=== Input data ===

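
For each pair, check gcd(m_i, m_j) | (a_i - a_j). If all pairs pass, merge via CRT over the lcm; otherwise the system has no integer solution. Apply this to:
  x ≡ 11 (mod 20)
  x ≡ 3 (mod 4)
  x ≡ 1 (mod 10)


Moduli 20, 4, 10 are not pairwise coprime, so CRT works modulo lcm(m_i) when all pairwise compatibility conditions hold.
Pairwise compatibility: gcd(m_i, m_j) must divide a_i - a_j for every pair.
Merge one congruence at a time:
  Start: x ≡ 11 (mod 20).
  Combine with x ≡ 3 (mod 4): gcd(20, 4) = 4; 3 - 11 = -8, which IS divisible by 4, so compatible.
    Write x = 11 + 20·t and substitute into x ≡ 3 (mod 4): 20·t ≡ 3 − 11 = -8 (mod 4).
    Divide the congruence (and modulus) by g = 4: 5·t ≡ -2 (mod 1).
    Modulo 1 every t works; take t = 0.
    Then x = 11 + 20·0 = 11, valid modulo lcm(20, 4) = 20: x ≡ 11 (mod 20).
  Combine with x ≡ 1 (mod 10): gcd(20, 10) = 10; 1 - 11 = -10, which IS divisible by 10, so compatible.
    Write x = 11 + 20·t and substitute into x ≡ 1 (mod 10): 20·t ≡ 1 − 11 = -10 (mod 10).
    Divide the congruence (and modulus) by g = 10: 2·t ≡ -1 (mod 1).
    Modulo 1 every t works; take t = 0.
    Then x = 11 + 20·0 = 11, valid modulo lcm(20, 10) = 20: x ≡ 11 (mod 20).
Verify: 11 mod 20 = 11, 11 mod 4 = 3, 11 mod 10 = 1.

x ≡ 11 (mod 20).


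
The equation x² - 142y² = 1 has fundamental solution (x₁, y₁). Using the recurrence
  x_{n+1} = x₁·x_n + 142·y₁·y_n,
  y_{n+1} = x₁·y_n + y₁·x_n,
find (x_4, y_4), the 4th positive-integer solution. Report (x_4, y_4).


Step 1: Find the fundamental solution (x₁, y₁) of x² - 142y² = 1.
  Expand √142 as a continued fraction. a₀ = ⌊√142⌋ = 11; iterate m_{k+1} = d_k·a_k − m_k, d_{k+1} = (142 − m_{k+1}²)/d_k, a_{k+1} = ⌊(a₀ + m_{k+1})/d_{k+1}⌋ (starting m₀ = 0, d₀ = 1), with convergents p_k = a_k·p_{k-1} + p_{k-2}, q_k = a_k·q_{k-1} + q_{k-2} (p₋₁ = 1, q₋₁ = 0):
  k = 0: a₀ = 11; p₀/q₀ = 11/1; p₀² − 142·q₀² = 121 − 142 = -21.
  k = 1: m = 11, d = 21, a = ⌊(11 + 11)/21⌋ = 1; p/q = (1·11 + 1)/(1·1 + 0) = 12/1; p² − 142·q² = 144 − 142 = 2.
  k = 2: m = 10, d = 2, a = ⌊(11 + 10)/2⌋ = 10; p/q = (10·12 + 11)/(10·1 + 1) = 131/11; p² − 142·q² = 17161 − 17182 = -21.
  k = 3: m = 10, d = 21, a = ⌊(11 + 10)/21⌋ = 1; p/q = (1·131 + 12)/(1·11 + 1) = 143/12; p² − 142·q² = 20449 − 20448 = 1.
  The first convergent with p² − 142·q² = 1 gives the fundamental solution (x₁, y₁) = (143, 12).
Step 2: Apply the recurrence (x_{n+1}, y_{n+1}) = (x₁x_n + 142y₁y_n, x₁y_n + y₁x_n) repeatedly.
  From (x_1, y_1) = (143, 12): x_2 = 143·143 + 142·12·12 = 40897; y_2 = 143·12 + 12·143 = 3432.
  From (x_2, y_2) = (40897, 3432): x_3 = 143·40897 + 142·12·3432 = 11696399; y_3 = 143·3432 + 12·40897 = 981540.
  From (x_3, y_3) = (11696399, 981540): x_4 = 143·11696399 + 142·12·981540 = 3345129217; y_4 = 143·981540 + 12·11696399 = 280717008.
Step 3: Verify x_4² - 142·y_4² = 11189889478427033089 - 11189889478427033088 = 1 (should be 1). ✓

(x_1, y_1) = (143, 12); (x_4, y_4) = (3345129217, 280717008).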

===
=== Input data ===

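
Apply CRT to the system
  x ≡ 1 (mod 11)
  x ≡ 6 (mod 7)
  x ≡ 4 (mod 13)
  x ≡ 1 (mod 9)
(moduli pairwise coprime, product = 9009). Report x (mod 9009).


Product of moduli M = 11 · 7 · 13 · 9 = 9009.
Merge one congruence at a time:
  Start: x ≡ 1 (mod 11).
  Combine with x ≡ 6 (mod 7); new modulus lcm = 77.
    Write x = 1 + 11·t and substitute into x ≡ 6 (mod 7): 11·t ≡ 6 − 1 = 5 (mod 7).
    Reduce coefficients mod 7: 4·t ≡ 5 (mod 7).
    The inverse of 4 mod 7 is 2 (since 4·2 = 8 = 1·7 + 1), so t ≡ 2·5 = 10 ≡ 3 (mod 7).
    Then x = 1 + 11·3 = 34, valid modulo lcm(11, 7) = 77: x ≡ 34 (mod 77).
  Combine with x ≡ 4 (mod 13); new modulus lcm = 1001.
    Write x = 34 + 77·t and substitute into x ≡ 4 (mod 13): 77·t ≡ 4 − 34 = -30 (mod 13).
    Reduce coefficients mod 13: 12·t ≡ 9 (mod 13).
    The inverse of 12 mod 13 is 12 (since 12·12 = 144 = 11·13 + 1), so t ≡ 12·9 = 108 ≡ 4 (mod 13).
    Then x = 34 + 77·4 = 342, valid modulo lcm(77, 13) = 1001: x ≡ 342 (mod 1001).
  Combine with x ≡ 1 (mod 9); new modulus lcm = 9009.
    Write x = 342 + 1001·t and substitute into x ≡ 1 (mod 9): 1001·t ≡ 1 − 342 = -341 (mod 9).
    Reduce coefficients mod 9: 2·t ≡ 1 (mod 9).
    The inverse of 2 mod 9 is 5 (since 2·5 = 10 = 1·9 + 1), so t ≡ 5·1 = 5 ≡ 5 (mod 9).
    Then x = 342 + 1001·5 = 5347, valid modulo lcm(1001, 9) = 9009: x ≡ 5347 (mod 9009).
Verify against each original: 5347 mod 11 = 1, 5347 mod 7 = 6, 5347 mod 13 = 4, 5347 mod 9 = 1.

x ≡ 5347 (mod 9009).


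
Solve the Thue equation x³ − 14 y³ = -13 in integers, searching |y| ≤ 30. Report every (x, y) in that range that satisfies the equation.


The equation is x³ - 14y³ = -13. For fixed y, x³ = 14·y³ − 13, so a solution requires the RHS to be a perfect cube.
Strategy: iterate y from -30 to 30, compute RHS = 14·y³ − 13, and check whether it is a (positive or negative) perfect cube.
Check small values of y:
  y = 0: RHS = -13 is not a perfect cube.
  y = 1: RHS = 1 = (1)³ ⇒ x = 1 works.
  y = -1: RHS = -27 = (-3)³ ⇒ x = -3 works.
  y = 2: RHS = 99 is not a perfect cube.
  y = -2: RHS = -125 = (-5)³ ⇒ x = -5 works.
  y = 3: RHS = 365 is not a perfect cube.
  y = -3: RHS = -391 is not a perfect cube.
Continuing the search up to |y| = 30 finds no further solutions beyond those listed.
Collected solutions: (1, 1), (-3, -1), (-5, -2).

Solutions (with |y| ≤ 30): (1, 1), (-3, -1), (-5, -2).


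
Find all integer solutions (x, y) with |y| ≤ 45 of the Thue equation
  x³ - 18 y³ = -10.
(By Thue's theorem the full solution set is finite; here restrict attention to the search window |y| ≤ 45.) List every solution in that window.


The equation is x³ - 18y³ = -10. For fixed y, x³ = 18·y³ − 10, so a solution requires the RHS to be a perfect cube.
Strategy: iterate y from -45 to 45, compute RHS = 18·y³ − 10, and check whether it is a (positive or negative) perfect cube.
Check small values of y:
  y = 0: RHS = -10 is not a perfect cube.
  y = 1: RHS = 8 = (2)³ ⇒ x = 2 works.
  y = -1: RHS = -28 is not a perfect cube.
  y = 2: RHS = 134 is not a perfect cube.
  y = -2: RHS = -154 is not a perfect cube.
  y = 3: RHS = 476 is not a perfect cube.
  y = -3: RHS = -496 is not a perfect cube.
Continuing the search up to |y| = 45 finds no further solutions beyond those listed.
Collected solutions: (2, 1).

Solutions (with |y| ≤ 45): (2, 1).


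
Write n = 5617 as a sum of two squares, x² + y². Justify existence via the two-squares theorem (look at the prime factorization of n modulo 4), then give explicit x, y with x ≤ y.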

===

Taking the line with "x³ - 18 y³ = -10." as the first and the line with "Write n = 5617" as the last, retype that stretch of the data above exactly, with no other lines.

Result
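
  x³ - 18 y³ = -10.
(By Thue's theorem the full solution set is finite; here restrict attention to the search window |y| ≤ 45.) List every solution in that window.


The equation is x³ - 18y³ = -10. For fixed y, x³ = 18·y³ − 10, so a solution requires the RHS to be a perfect cube.
Strategy: iterate y from -45 to 45, compute RHS = 18·y³ − 10, and check whether it is a (positive or negative) perfect cube.
Check small values of y:
  y = 0: RHS = -10 is not a perfect cube.
  y = 1: RHS = 8 = (2)³ ⇒ x = 2 works.
  y = -1: RHS = -28 is not a perfect cube.
  y = 2: RHS = 134 is not a perfect cube.
  y = -2: RHS = -154 is not a perfect cube.
  y = 3: RHS = 476 is not a perfect cube.
  y = -3: RHS = -496 is not a perfect cube.
Continuing the search up to |y| = 45 finds no further solutions beyond those listed.
Collected solutions: (2, 1).

Solutions (with |y| ≤ 45): (2, 1).


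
Write n = 5617 as a sum of two squares, x² + y². Justify existence via the two-squares theorem (look at the prime factorization of n modulo 4), then give explicit x, y with x ≤ y.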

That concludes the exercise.